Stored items

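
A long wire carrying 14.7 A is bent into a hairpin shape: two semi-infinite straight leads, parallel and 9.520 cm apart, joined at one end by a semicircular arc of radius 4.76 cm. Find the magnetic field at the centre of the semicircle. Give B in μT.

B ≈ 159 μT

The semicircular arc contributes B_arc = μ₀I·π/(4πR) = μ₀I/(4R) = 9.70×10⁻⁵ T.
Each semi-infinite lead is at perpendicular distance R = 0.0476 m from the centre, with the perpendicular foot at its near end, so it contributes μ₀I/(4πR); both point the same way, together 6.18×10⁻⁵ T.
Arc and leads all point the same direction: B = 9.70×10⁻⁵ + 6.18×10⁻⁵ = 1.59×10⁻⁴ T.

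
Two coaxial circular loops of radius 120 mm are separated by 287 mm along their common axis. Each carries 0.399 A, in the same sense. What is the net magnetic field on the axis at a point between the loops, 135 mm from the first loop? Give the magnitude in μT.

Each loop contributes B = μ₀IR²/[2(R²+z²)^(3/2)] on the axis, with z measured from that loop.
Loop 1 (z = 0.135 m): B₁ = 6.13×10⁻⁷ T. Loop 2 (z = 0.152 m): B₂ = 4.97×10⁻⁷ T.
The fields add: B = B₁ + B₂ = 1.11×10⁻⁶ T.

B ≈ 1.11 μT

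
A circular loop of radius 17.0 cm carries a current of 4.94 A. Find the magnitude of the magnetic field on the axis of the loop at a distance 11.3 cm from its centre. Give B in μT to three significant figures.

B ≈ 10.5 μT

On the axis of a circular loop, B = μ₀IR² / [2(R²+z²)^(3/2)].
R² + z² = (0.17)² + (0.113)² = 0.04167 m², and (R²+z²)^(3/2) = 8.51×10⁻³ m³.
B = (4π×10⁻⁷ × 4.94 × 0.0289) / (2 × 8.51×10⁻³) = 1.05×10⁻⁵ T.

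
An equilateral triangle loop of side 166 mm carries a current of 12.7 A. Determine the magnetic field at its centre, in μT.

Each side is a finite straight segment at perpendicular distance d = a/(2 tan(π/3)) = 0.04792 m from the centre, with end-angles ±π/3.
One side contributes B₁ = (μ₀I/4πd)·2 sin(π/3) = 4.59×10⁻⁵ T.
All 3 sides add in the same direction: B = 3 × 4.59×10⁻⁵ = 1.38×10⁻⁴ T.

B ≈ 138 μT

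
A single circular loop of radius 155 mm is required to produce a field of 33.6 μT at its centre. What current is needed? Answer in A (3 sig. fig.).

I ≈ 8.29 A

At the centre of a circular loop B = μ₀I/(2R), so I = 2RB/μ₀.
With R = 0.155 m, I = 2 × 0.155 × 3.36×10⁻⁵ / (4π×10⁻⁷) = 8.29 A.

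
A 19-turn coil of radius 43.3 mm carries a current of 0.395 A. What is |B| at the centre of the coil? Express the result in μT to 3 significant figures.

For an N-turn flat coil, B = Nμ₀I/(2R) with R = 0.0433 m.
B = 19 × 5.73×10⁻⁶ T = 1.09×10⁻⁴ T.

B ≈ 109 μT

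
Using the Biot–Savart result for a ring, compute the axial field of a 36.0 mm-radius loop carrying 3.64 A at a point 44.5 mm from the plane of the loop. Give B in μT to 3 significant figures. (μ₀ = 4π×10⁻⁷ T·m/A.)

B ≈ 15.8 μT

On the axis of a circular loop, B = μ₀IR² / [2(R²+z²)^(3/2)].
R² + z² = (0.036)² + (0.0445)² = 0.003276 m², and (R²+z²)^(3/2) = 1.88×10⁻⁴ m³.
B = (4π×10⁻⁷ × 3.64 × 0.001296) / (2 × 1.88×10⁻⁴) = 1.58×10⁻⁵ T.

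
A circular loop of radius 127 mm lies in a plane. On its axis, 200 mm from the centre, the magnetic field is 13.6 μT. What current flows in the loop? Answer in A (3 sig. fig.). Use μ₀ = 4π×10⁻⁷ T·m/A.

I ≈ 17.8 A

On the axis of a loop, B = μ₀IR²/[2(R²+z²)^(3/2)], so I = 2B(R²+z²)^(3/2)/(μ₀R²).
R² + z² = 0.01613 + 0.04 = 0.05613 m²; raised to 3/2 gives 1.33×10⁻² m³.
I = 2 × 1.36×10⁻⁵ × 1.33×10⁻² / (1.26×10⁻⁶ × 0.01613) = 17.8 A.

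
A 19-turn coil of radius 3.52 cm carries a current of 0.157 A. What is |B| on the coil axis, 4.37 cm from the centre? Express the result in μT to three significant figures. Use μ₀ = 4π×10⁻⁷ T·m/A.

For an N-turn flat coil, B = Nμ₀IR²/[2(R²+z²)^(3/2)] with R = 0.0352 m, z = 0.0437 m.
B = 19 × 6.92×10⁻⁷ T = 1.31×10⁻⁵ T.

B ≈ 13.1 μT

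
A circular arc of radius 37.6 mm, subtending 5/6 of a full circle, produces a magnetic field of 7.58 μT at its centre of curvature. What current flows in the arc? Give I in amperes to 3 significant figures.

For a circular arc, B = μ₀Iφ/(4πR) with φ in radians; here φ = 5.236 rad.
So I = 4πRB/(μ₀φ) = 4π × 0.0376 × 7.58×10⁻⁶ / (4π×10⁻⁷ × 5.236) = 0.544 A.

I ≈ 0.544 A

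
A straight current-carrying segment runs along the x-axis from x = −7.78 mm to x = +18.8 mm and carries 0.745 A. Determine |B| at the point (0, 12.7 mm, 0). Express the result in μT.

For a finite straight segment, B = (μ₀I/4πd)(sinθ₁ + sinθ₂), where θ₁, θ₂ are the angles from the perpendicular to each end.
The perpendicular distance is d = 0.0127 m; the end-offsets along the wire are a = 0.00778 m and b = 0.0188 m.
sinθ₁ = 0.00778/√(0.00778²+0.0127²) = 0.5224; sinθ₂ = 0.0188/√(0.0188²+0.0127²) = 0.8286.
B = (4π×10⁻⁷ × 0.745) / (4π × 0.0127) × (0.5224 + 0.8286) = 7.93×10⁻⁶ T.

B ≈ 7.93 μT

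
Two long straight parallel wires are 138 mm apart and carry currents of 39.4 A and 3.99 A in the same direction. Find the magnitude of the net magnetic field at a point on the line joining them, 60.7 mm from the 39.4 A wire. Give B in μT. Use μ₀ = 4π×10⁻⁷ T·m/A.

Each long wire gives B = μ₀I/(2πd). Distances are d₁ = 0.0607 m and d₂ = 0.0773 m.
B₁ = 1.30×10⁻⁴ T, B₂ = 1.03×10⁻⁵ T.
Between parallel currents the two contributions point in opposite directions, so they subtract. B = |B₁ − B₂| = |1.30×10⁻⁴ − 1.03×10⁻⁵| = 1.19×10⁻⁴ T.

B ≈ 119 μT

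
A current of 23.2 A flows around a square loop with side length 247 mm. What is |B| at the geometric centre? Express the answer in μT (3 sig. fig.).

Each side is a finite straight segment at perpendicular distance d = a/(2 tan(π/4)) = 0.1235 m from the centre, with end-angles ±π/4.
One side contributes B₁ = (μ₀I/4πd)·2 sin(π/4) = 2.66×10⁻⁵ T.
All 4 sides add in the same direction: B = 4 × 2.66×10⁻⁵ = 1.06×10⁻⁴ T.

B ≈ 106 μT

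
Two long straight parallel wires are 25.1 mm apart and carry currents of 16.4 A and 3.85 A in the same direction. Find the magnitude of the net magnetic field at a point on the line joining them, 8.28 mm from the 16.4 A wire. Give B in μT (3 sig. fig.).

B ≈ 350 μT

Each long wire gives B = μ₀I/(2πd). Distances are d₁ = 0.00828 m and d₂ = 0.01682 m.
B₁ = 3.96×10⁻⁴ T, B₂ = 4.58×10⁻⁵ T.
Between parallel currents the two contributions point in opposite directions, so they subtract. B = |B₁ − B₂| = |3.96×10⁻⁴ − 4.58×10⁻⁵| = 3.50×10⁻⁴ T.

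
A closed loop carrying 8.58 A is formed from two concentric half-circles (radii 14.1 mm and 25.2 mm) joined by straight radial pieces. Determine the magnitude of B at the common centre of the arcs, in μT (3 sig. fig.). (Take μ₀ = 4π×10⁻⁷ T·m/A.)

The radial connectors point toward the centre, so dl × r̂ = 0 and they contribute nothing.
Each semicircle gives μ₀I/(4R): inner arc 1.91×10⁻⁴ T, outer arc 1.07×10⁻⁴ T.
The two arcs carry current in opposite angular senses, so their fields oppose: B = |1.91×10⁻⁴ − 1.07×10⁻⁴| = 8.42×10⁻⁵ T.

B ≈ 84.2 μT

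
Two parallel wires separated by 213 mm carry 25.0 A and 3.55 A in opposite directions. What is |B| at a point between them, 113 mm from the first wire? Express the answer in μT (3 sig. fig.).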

§ **Exercise**: The lines to copy run from the one containing "A closed loop" through the last line above. Copy them exactly and include nothing else.

§ **Response below**:
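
A closed loop carrying 8.58 A is formed from two concentric half-circles (radii 14.1 mm and 25.2 mm) joined by straight radial pieces. Determine the magnitude of B at the common centre of the arcs, in μT (3 sig. fig.). (Take μ₀ = 4π×10⁻⁷ T·m/A.)

The radial connectors point toward the centre, so dl × r̂ = 0 and they contribute nothing.
Each semicircle gives μ₀I/(4R): inner arc 1.91×10⁻⁴ T, outer arc 1.07×10⁻⁴ T.
The two arcs carry current in opposite angular senses, so their fields oppose: B = |1.91×10⁻⁴ − 1.07×10⁻⁴| = 8.42×10⁻⁵ T.

B ≈ 84.2 μT

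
Two parallel wires separated by 213 mm carry 25.0 A and 3.55 A in opposite directions. What is |B| at a point between them, 113 mm from the first wire? Express the answer in μT (3 sig. fig.).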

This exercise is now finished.